Data shown section start
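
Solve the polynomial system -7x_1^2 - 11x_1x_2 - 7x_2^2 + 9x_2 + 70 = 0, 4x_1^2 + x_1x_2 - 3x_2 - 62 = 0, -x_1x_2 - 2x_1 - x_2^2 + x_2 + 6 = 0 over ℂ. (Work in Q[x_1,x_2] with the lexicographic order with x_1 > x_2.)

{(4, -2)}

Compute a lex Gröbner basis by Buchberger's algorithm.
f_1 = -7x_1^2 - 11x_1x_2 - 7x_2^2 + 9x_2 + 70, LT = x_1^2.
f_2 = 4x_1^2 + x_1x_2 - 3x_2 - 62, LT = x_1^2.
f_3 = -x_1x_2 - 2x_1 - x_2^2 + x_2 + 6, LT = x_1x_2.

S(f_1,f_2): lcm = x_1^2. S = 37/28x_1x_2 + x_2^2 - 15/28x_2 + 11/2.
  reduce S modulo (f_1, f_2, f_3):
  remainder -37/14x_1 - 9/28x_2^2 + 11/14x_2 + 94/7 ≠ 0; add h_4 = -37/14x_1 - 9/28x_2^2 + 11/14x_2 + 94/7 to the basis.

S(f_1,f_3): lcm = x_1^2x_2. S = -2x_1^2 + 4/7x_1x_2^2 + x_1x_2 + 6x_1 + x_2^3 - 9/7x_2^2 - 10x_2.
  reduce S modulo (f_1, f_2, f_3, h_4):
  remainder 3/7x_2^3 - 12/7x_2^2 - 43/7x_2 - 2 ≠ 0; add h_5 = 3/7x_2^3 - 12/7x_2^2 - 43/7x_2 - 2 to the basis.

S(f_2,f_3): lcm = x_1^2x_2. S = -2x_1^2 - 3/4x_1x_2^2 + x_1x_2 + 6x_1 - 3/4x_2^2 - 31/2x_2.
  reduce S modulo (f_1, f_2, f_3, h_4, h_5):
  remainder -3/2x_2^2 - 31/4x_2 - 19/2 ≠ 0; add h_6 = -3/2x_2^2 - 31/4x_2 - 19/2 to the basis.

S(f_1,h_4): lcm = x_1^2. S = -9/74x_1x_2^2 + 484/259x_1x_2 + 188/37x_1 + x_2^2 - 9/7x_2 - 10.
  reduce S modulo (f_1, f_2, f_3, h_4, h_5, h_6):
  remainder 961/148x_2 + 961/74 ≠ 0; add h_7 = 961/148x_2 + 961/74 to the basis.

The other S-polynomials (S(f_2,h_4), S(f_3,h_4), S(f_1,h_5), S(f_2,h_5), S(f_3,h_5), S(h_4,h_5), S(f_1,h_6), S(f_2,h_6), S(f_3,h_6), S(h_4,h_6), S(h_5,h_6), S(f_1,h_7), S(f_2,h_7), S(f_3,h_7), S(h_4,h_7), S(h_5,h_7), S(h_6,h_7)) all reduce to 0 modulo the current basis, so we have a Gröbner basis.
Inter-reduce: drop elements whose leading term is divisible by another's, tail-reduce, and make monic.
Reduced Gröbner basis: {x_1 - 4, x_2 + 2}.

A lex Gröbner basis eliminates variables successively. Here x_2 + 2 depends only on x_2, with roots {-2}; lifting each root through the earlier basis elements recovers the full solutions.
  x_2 = -2: the earlier basis element becomes x_1 - 4 = 0, giving x_1 = 4 — point (4, -2).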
Data shown section end
**Exercise aim:** Each entry above should be restated exactly as supplied.

**Result of this exercise:**
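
Solve the polynomial system -7x_1^2 - 11x_1x_2 - 7x_2^2 + 9x_2 + 70 = 0, 4x_1^2 + x_1x_2 - 3x_2 - 62 = 0, -x_1x_2 - 2x_1 - x_2^2 + x_2 + 6 = 0 over ℂ. (Work in Q[x_1,x_2] with the lexicographic order with x_1 > x_2.)

{(4, -2)}

Compute a lex Gröbner basis by Buchberger's algorithm.
f_1 = -7x_1^2 - 11x_1x_2 - 7x_2^2 + 9x_2 + 70, LT = x_1^2.
f_2 = 4x_1^2 + x_1x_2 - 3x_2 - 62, LT = x_1^2.
f_3 = -x_1x_2 - 2x_1 - x_2^2 + x_2 + 6, LT = x_1x_2.

S(f_1,f_2): lcm = x_1^2. S = 37/28x_1x_2 + x_2^2 - 15/28x_2 + 11/2.
  reduce S modulo (f_1, f_2, f_3):
  remainder -37/14x_1 - 9/28x_2^2 + 11/14x_2 + 94/7 ≠ 0; add h_4 = -37/14x_1 - 9/28x_2^2 + 11/14x_2 + 94/7 to the basis.

S(f_1,f_3): lcm = x_1^2x_2. S = -2x_1^2 + 4/7x_1x_2^2 + x_1x_2 + 6x_1 + x_2^3 - 9/7x_2^2 - 10x_2.
  reduce S modulo (f_1, f_2, f_3, h_4):
  remainder 3/7x_2^3 - 12/7x_2^2 - 43/7x_2 - 2 ≠ 0; add h_5 = 3/7x_2^3 - 12/7x_2^2 - 43/7x_2 - 2 to the basis.

S(f_2,f_3): lcm = x_1^2x_2. S = -2x_1^2 - 3/4x_1x_2^2 + x_1x_2 + 6x_1 - 3/4x_2^2 - 31/2x_2.
  reduce S modulo (f_1, f_2, f_3, h_4, h_5):
  remainder -3/2x_2^2 - 31/4x_2 - 19/2 ≠ 0; add h_6 = -3/2x_2^2 - 31/4x_2 - 19/2 to the basis.

S(f_1,h_4): lcm = x_1^2. S = -9/74x_1x_2^2 + 484/259x_1x_2 + 188/37x_1 + x_2^2 - 9/7x_2 - 10.
  reduce S modulo (f_1, f_2, f_3, h_4, h_5, h_6):
  remainder 961/148x_2 + 961/74 ≠ 0; add h_7 = 961/148x_2 + 961/74 to the basis.

The other S-polynomials (S(f_2,h_4), S(f_3,h_4), S(f_1,h_5), S(f_2,h_5), S(f_3,h_5), S(h_4,h_5), S(f_1,h_6), S(f_2,h_6), S(f_3,h_6), S(h_4,h_6), S(h_5,h_6), S(f_1,h_7), S(f_2,h_7), S(f_3,h_7), S(h_4,h_7), S(h_5,h_7), S(h_6,h_7)) all reduce to 0 modulo the current basis, so we have a Gröbner basis.
Inter-reduce: drop elements whose leading term is divisible by another's, tail-reduce, and make monic.
Reduced Gröbner basis: {x_1 - 4, x_2 + 2}.

A lex Gröbner basis eliminates variables successively. Here x_2 + 2 depends only on x_2, with roots {-2}; lifting each root through the earlier basis elements recovers the full solutions.
  x_2 = -2: the earlier basis element becomes x_1 - 4 = 0, giving x_1 = 4 — point (4, -2).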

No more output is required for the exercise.